TASK ITEM: For this exercise, restate word for word only the lines from the first line of the data to the line containing "5. [order #3] market_sell(qty=8)".

##############################

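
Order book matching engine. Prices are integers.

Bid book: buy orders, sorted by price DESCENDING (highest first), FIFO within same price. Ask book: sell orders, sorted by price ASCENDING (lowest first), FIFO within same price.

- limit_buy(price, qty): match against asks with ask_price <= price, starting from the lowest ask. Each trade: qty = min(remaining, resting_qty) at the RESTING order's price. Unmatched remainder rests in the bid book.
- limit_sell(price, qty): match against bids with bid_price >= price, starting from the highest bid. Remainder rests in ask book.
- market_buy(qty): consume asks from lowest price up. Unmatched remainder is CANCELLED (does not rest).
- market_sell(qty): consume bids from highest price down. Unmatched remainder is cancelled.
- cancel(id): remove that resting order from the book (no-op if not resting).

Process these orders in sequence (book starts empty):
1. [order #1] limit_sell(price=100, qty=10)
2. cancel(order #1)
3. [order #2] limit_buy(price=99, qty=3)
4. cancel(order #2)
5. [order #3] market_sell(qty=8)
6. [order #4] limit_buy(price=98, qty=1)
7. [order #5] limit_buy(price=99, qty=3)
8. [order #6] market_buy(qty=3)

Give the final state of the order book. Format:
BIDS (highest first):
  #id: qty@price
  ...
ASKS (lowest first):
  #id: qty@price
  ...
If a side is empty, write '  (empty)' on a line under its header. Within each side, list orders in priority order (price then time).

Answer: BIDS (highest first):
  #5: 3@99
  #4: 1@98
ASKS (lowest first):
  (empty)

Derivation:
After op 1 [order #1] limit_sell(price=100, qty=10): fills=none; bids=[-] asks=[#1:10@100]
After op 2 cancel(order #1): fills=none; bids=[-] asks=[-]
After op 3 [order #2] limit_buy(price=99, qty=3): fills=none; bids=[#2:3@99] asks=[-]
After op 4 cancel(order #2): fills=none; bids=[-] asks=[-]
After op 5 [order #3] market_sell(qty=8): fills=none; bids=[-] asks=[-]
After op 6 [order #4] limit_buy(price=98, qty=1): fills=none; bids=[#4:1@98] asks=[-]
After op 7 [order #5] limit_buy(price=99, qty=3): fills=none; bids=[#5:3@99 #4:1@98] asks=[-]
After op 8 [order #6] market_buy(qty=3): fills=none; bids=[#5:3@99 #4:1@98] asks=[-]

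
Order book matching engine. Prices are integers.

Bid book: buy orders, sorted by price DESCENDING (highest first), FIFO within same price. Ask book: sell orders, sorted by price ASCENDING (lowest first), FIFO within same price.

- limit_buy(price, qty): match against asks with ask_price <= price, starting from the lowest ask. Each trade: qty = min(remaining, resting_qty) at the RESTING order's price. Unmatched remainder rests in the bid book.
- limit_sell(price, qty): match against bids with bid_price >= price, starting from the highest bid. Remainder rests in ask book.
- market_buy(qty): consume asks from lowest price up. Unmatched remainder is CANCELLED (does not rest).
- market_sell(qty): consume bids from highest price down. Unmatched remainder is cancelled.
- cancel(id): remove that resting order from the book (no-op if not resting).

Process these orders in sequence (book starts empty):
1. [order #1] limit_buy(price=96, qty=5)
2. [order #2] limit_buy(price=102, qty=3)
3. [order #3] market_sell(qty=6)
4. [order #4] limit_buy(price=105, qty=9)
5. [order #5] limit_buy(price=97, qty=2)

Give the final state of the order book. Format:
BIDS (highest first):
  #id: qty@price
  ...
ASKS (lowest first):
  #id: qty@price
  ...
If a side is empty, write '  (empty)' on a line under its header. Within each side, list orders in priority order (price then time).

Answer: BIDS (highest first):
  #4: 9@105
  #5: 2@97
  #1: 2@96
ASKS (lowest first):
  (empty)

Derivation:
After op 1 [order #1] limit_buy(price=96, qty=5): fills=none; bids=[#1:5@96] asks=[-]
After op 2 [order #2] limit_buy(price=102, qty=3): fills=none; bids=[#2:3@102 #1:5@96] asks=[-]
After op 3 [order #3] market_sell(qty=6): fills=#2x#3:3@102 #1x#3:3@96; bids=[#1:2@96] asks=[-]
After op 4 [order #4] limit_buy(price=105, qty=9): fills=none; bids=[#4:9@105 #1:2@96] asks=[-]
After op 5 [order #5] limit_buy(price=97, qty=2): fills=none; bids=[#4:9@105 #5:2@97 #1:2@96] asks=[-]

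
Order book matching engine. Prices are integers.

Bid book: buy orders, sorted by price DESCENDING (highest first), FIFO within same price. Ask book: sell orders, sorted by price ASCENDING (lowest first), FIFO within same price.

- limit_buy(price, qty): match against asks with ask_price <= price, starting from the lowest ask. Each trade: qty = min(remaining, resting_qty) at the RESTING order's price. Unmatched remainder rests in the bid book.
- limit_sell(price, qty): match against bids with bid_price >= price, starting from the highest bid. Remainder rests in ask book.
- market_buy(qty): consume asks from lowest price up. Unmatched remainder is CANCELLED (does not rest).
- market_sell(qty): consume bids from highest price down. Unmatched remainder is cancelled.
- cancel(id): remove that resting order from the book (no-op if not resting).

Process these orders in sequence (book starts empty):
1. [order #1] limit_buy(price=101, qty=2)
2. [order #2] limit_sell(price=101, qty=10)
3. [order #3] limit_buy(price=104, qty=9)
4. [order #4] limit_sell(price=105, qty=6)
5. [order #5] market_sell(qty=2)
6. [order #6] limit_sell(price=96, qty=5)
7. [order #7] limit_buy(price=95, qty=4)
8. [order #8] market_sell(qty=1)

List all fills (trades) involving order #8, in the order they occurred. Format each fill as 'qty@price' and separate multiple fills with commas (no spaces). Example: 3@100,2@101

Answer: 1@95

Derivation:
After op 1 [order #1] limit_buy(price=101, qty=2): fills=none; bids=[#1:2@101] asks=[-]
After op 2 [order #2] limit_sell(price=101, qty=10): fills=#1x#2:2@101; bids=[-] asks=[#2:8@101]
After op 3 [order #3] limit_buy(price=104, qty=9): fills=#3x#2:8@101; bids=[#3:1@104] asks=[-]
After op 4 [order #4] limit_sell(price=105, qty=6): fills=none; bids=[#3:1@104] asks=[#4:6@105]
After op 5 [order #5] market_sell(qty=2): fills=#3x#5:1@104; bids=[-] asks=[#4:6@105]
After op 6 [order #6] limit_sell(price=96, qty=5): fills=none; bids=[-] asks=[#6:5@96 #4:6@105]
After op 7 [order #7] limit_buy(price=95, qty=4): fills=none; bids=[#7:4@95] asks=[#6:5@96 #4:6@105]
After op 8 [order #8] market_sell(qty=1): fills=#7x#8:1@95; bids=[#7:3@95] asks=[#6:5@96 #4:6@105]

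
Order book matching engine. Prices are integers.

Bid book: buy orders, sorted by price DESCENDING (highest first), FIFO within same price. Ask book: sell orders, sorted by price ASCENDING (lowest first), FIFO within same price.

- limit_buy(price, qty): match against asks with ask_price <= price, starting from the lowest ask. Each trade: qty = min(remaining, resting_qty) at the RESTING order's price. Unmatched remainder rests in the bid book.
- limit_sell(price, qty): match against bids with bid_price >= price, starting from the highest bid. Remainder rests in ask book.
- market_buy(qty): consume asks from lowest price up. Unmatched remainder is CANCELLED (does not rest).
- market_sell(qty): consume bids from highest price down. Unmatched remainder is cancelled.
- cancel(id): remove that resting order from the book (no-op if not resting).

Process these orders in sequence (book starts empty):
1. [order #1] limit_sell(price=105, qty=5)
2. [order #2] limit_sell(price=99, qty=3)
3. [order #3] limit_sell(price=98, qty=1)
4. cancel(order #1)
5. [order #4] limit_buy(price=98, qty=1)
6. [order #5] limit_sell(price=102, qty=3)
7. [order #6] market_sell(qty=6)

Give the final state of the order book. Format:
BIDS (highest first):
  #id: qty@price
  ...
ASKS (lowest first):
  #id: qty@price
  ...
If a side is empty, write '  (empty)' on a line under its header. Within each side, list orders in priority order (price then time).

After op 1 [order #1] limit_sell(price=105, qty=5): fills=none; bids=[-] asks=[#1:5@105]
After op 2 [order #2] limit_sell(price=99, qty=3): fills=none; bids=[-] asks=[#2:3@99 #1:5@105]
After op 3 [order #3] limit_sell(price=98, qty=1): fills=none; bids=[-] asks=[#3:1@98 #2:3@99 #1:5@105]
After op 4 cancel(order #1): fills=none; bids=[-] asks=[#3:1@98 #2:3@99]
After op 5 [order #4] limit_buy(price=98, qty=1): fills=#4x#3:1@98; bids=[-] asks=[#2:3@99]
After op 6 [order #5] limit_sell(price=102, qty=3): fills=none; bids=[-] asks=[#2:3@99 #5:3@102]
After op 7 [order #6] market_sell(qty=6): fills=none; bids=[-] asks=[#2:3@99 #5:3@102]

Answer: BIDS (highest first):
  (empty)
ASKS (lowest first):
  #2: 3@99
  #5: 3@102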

##############################

YOUR SOLUTION:
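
Order book matching engine. Prices are integers.

Bid book: buy orders, sorted by price DESCENDING (highest first), FIFO within same price. Ask book: sell orders, sorted by price ASCENDING (lowest first), FIFO within same price.

- limit_buy(price, qty): match against asks with ask_price <= price, starting from the lowest ask. Each trade: qty = min(remaining, resting_qty) at the RESTING order's price. Unmatched remainder rests in the bid book.
- limit_sell(price, qty): match against bids with bid_price >= price, starting from the highest bid. Remainder rests in ask book.
- market_buy(qty): consume asks from lowest price up. Unmatched remainder is CANCELLED (does not rest).
- market_sell(qty): consume bids from highest price down. Unmatched remainder is cancelled.
- cancel(id): remove that resting order from the book (no-op if not resting).

Process these orders in sequence (book starts empty):
1. [order #1] limit_sell(price=100, qty=10)
2. cancel(order #1)
3. [order #2] limit_buy(price=99, qty=3)
4. cancel(order #2)
5. [order #3] market_sell(qty=8)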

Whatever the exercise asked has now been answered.